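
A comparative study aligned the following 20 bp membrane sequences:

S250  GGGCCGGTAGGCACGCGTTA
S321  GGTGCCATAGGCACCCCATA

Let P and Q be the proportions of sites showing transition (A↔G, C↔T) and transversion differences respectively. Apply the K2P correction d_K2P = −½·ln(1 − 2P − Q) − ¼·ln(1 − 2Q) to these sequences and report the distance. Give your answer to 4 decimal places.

The sequences differ at positions 3 (G/T, transversion), 4 (C/G, transversion), 6 (G/C, transversion), 7 (G/A, transition), 15 (G/C, transversion), 17 (G/C, transversion), 18 (T/A, transversion).
Of the 7 differences, 1 transition and 6 transversions over 20 sites: P = 1/20 = 0.050000, Q = 6/20 = 0.300000.
d = −0.5·ln(0.600000) − 0.25·ln(0.400000) = −0.5·(-0.510826) − 0.25·(-0.916291) = 0.4845.

0.4845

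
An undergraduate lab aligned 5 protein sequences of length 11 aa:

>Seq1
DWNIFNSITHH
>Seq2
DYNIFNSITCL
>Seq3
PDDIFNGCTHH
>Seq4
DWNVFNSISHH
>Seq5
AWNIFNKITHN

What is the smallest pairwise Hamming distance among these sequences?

2

Pairwise Hamming distances:
  Seq1 vs Seq2: 3
  Seq1 vs Seq3: 5
  Seq1 vs Seq4: 2
  Seq1 vs Seq5: 3
  Seq2 vs Seq3: 7
  Seq2 vs Seq4: 5
  Seq2 vs Seq5: 5
  Seq3 vs Seq4: 7
  Seq3 vs Seq5: 6
  Seq4 vs Seq5: 5
The smallest is 2, between Seq1 and Seq4.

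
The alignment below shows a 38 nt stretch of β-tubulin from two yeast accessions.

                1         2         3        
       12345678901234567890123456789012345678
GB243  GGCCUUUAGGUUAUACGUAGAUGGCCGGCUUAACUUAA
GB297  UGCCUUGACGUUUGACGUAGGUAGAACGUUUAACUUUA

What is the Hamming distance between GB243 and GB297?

12

Differing sites — 1:G/U; 7:U/G; 9:G/C; 13:A/U; 14:U/G; 21:A/G; 23:G/A; 25:C/A; 26:C/A; 27:G/C; 29:C/U; 37:A/U.
That gives 12 mismatches out of 38 aligned sites, so the Hamming distance is 12.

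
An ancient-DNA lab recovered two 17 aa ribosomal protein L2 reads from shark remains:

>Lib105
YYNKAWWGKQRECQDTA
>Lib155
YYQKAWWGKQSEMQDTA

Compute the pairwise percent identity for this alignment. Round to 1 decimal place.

Differing sites — 3:N/Q; 11:R/S; 13:C/M.
14 of the 17 sites match, so the percent identity is 14/17 × 100 = 82.4%.

82.4%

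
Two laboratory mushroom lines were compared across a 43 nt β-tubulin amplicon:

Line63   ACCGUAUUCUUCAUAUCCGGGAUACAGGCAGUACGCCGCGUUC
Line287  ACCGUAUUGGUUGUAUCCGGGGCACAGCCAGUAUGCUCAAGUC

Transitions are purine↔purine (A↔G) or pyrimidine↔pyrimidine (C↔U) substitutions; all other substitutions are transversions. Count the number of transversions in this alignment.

Mismatches occur at site 9 (C↔G, transversion), site 10 (U↔G, transversion), site 12 (C↔U, transition), site 13 (A↔G, transition), site 22 (A↔G, transition), site 23 (U↔C, transition), site 28 (G↔C, transversion), site 34 (C↔U, transition), site 37 (C↔U, transition), site 38 (G↔C, transversion), site 39 (C↔A, transversion), site 40 (G↔A, transition), site 41 (U↔G, transversion).
Of the 13 differences, 7 transitions and 6 transversions, so the answer is 6.

6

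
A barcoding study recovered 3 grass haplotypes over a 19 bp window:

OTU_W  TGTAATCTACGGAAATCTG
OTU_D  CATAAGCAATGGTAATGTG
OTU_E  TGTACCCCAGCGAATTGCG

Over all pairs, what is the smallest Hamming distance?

Pairwise Hamming distances:
  OTU_W vs OTU_D: 7
  OTU_W vs OTU_E: 8
  OTU_D vs OTU_E: 10
The smallest is 7, between OTU_W and OTU_D.

7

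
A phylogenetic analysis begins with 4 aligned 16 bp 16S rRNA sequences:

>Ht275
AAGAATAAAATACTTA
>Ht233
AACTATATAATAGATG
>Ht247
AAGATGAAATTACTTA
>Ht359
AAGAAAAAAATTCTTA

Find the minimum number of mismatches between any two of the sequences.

Pairwise Hamming distances:
  Ht275 vs Ht233: 6
  Ht275 vs Ht247: 3
  Ht275 vs Ht359: 2
  Ht233 vs Ht247: 9
  Ht233 vs Ht359: 8
  Ht247 vs Ht359: 4
The smallest is 2, between Ht275 and Ht359.

2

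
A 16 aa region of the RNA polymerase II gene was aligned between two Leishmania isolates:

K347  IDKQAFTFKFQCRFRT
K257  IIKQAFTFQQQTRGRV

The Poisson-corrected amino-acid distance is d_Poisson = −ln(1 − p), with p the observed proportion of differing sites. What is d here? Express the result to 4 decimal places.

0.4700

Mismatches occur at site 2 (D↔I), site 9 (K↔Q), site 10 (F↔Q), site 12 (C↔T), site 14 (F↔G), site 16 (T↔V).
p = 6/16 = 0.375000.
d = −ln(1 − 0.375000) = −ln(0.625000) = 0.4700.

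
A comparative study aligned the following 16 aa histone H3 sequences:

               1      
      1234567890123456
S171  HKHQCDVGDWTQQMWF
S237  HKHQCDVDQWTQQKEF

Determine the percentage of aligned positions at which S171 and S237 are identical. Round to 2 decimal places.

The sequences differ at positions 8 (G/D), 9 (D/Q), 14 (M/K), 15 (W/E).
12 of the 16 sites match, so the percent identity is 12/16 × 100 = 75.00%.

75.00%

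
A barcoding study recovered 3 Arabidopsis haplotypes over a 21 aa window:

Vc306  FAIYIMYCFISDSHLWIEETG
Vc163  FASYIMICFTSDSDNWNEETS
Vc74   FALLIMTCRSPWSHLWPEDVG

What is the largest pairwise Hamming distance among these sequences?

13

Pairwise Hamming distances:
  Vc306 vs Vc163: 7
  Vc306 vs Vc74: 10
  Vc163 vs Vc74: 13
The largest is 13, between Vc163 and Vc74.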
──────────
The whole listing, word for word, is the required answer.

» Answer for the task:
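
A comparative study aligned the following 20 bp membrane sequences:

S250  GGGCCGGTAGGCACGCGTTA
S321  GGTGCCATAGGCACCCCATA

Let P and Q be the proportions of sites showing transition (A↔G, C↔T) and transversion differences respectively. Apply the K2P correction d_K2P = −½·ln(1 − 2P − Q) − ¼·ln(1 − 2Q) to these sequences and report the distance. Give your answer to 4 decimal places.

The sequences differ at positions 3 (G/T, transversion), 4 (C/G, transversion), 6 (G/C, transversion), 7 (G/A, transition), 15 (G/C, transversion), 17 (G/C, transversion), 18 (T/A, transversion).
Of the 7 differences, 1 transition and 6 transversions over 20 sites: P = 1/20 = 0.050000, Q = 6/20 = 0.300000.
d = −0.5·ln(0.600000) − 0.25·ln(0.400000) = −0.5·(-0.510826) − 0.25·(-0.916291) = 0.4845.

0.4845

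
An undergraduate lab aligned 5 protein sequences of length 11 aa:

>Seq1
DWNIFNSITHH
>Seq2
DYNIFNSITCL
>Seq3
PDDIFNGCTHH
>Seq4
DWNVFNSISHH
>Seq5
AWNIFNKITHN

What is the smallest pairwise Hamming distance among these sequences?

2

Pairwise Hamming distances:
  Seq1 vs Seq2: 3
  Seq1 vs Seq3: 5
  Seq1 vs Seq4: 2
  Seq1 vs Seq5: 3
  Seq2 vs Seq3: 7
  Seq2 vs Seq4: 5
  Seq2 vs Seq5: 5
  Seq3 vs Seq4: 7
  Seq3 vs Seq5: 6
  Seq4 vs Seq5: 5
The smallest is 2, between Seq1 and Seq4.

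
The alignment below shows a 38 nt stretch of β-tubulin from two yeast accessions.

                1         2         3        
       12345678901234567890123456789012345678
GB243  GGCCUUUAGGUUAUACGUAGAUGGCCGGCUUAACUUAA
GB297  UGCCUUGACGUUUGACGUAGGUAGAACGUUUAACUUUA

What is the Hamming distance between GB243 and GB297?

12

Differing sites — 1:G/U; 7:U/G; 9:G/C; 13:A/U; 14:U/G; 21:A/G; 23:G/A; 25:C/A; 26:C/A; 27:G/C; 29:C/U; 37:A/U.
That gives 12 mismatches out of 38 aligned sites, so the Hamming distance is 12.

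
An ancient-DNA lab recovered two 17 aa ribosomal protein L2 reads from shark remains:

>Lib105
YYNKAWWGKQRECQDTA
>Lib155
YYQKAWWGKQSEMQDTA

Compute the pairwise percent identity for this alignment. Round to 1 decimal place.

Differing sites — 3:N/Q; 11:R/S; 13:C/M.
14 of the 17 sites match, so the percent identity is 14/17 × 100 = 82.4%.

82.4%

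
Two laboratory mushroom lines were compared across a 43 nt β-tubulin amplicon:

Line63   ACCGUAUUCUUCAUAUCCGGGAUACAGGCAGUACGCCGCGUUC
Line287  ACCGUAUUGGUUGUAUCCGGGGCACAGCCAGUAUGCUCAAGUC

Transitions are purine↔purine (A↔G) or pyrimidine↔pyrimidine (C↔U) substitutions; all other substitutions are transversions. Count the number of transversions in this alignment.

Mismatches occur at site 9 (C↔G, transversion), site 10 (U↔G, transversion), site 12 (C↔U, transition), site 13 (A↔G, transition), site 22 (A↔G, transition), site 23 (U↔C, transition), site 28 (G↔C, transversion), site 34 (C↔U, transition), site 37 (C↔U, transition), site 38 (G↔C, transversion), site 39 (C↔A, transversion), site 40 (G↔A, transition), site 41 (U↔G, transversion).
Of the 13 differences, 7 transitions and 6 transversions, so the answer is 6.

6

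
A barcoding study recovered 3 grass haplotypes over a 19 bp window:

OTU_W  TGTAATCTACGGAAATCTG
OTU_D  CATAAGCAATGGTAATGTG
OTU_E  TGTACCCCAGCGAATTGCG

Over all pairs, what is the smallest Hamming distance?

Pairwise Hamming distances:
  OTU_W vs OTU_D: 7
  OTU_W vs OTU_E: 8
  OTU_D vs OTU_E: 10
The smallest is 7, between OTU_W and OTU_D.

7

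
A phylogenetic analysis begins with 4 aligned 16 bp 16S rRNA sequences:

>Ht275
AAGAATAAAATACTTA
>Ht233
AACTATATAATAGATG
>Ht247
AAGATGAAATTACTTA
>Ht359
AAGAAAAAAATTCTTA

Find the minimum number of mismatches between any two of the sequences.

Pairwise Hamming distances:
  Ht275 vs Ht233: 6
  Ht275 vs Ht247: 3
  Ht275 vs Ht359: 2
  Ht233 vs Ht247: 9
  Ht233 vs Ht359: 8
  Ht247 vs Ht359: 4
The smallest is 2, between Ht275 and Ht359.

2

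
A 16 aa region of the RNA polymerase II gene was aligned between two Leishmania isolates:

K347  IDKQAFTFKFQCRFRT
K257  IIKQAFTFQQQTRGRV

The Poisson-corrected amino-acid distance is d_Poisson = −ln(1 − p), with p the observed proportion of differing sites. What is d here? Express the result to 4 decimal places.

0.4700

Mismatches occur at site 2 (D↔I), site 9 (K↔Q), site 10 (F↔Q), site 12 (C↔T), site 14 (F↔G), site 16 (T↔V).
p = 6/16 = 0.375000.
d = −ln(1 − 0.375000) = −ln(0.625000) = 0.4700.

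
A comparative study aligned the following 16 aa histone H3 sequences:

               1      
      1234567890123456
S171  HKHQCDVGDWTQQMWF
S237  HKHQCDVDQWTQQKEF

Determine the percentage of aligned positions at which S171 and S237 are identical. Round to 2 decimal places.

The sequences differ at positions 8 (G/D), 9 (D/Q), 14 (M/K), 15 (W/E).
12 of the 16 sites match, so the percent identity is 12/16 × 100 = 75.00%.

75.00%

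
A barcoding study recovered 3 Arabidopsis haplotypes over a 21 aa window:

Vc306  FAIYIMYCFISDSHLWIEETG
Vc163  FASYIMICFTSDSDNWNEETS
Vc74   FALLIMTCRSPWSHLWPEDVG

What is the largest pairwise Hamming distance among these sequences?

13

Pairwise Hamming distances:
  Vc306 vs Vc163: 7
  Vc306 vs Vc74: 10
  Vc163 vs Vc74: 13
The largest is 13, between Vc163 and Vc74.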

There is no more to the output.